### Your goal
Please copy every line from the records below that contains the string "voiceless".

### Data for this task
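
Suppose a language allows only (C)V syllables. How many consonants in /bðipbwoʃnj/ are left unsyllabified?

6

The consonants /b/, /p/, /b/, /ʃ/, /n/, /j/ cannot be parsed into a legal (C)V syllable (no codas are permitted; onsets are limited to one consonant).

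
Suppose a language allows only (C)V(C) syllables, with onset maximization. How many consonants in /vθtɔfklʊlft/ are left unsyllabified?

The consonants /v/, /θ/, /k/, /f/, /t/ cannot be parsed into a legal (C)V(C) syllable (at most one coda consonant is licensed; onsets are limited to one consonant).

5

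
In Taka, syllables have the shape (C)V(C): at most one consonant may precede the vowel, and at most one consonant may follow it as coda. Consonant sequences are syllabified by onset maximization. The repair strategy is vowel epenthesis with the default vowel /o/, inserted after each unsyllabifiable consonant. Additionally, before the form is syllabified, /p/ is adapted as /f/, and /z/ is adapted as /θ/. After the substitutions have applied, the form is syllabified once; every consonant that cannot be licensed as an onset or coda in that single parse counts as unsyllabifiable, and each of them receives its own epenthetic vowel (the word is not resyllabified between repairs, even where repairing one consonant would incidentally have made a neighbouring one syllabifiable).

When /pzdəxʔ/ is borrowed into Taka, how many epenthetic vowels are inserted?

After substitution the input is /fθdəxʔ/.
The unsyllabifiable consonants are /f/, /θ/, /ʔ/; each receives one epenthetic vowel.

3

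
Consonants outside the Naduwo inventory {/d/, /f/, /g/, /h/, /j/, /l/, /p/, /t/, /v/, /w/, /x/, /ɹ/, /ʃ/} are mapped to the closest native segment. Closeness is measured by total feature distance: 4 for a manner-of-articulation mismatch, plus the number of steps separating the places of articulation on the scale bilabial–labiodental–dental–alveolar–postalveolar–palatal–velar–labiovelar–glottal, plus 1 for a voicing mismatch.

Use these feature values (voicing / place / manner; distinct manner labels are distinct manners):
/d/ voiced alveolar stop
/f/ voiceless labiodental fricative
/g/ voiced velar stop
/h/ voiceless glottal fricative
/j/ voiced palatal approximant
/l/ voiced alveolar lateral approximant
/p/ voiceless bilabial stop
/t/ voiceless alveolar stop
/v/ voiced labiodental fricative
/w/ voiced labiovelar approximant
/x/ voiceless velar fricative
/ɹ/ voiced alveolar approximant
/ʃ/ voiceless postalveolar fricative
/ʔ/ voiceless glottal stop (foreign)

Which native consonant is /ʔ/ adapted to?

g

/g/ is closest: same manner (stop), place distance 2 (glottal→velar), voicing differs (+1); total 3. Next closest is /h/ at distance 4.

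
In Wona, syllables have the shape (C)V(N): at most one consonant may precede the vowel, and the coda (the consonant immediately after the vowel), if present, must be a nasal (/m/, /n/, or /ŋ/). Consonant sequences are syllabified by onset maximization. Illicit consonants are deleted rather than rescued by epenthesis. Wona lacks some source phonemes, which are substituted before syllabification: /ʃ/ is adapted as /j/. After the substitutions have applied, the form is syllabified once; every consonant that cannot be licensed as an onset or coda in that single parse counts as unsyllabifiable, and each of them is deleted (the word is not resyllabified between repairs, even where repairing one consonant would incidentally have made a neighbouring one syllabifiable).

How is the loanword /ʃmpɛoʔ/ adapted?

Substitution: /ʃ/ → /j/, giving /jmpɛoʔ/.
The consonants /j/, /m/, /ʔ/ cannot be parsed into a legal (C)V(N) syllable (only a nasal (/m/, /n/, or /ŋ/) is licensed in coda position; onsets are limited to one consonant).
Deletion applies to /j/, /m/, /ʔ/.

pɛo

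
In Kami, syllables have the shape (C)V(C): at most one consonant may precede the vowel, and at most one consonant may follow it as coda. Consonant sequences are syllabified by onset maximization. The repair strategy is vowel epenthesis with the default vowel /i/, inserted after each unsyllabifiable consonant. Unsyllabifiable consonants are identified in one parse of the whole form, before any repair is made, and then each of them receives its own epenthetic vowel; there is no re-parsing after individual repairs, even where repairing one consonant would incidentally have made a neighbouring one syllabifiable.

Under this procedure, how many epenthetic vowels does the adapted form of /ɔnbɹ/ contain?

The unsyllabifiable consonants are /b/, /ɹ/; each receives one epenthetic vowel.

2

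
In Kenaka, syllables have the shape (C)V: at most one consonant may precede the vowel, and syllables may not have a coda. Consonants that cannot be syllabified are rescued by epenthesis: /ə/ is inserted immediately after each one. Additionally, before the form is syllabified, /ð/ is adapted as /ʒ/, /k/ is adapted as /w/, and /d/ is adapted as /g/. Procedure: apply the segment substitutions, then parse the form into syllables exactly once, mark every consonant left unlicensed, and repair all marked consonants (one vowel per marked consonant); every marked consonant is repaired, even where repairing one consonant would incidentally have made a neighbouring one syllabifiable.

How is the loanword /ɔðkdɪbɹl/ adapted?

ɔʒəwəgɪbəɹələ

Substitution: /ð/ → /ʒ/, /k/ → /w/, /d/ → /g/, giving /ɔʒwgɪbɹl/.
Under (C)V, the unsyllabifiable consonants are /ʒ/, /w/, /b/, /ɹ/, /l/ (no codas are permitted; onsets are limited to one consonant).
Epenthesis after each stranded consonant: /ʒ/ → /ʒə/, /w/ → /wə/, /b/ → /bə/, /ɹ/ → /ɹə/, /l/ → /lə/.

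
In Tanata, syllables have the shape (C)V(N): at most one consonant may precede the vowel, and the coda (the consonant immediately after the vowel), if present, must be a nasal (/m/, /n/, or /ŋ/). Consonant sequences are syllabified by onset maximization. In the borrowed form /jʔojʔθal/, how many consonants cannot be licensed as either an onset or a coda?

4

The consonants /j/, /j/, /ʔ/, /l/ cannot be parsed into a legal (C)V(N) syllable (only a nasal (/m/, /n/, or /ŋ/) is licensed in coda position; onsets are limited to one consonant).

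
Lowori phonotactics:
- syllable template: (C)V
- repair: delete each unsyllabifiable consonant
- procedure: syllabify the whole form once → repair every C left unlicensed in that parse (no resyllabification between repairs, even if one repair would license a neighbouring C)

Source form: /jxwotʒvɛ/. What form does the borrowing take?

wovɛ

Under (C)V, the unsyllabifiable consonants are /j/, /x/, /t/, /ʒ/ (no codas are permitted; onsets are limited to one consonant).
Deleting the stranded consonants removes /j/, /x/, /t/, /ʒ/.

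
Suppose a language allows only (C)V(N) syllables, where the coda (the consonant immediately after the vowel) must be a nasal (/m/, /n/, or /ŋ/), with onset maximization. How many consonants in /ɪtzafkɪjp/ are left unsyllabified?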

### Your response
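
/f/ voiceless labiodental fricative
/h/ voiceless glottal fricative
/p/ voiceless bilabial stop
/t/ voiceless alveolar stop
/x/ voiceless velar fricative
/ʃ/ voiceless postalveolar fricative
/ʔ/ voiceless glottal stop (foreign)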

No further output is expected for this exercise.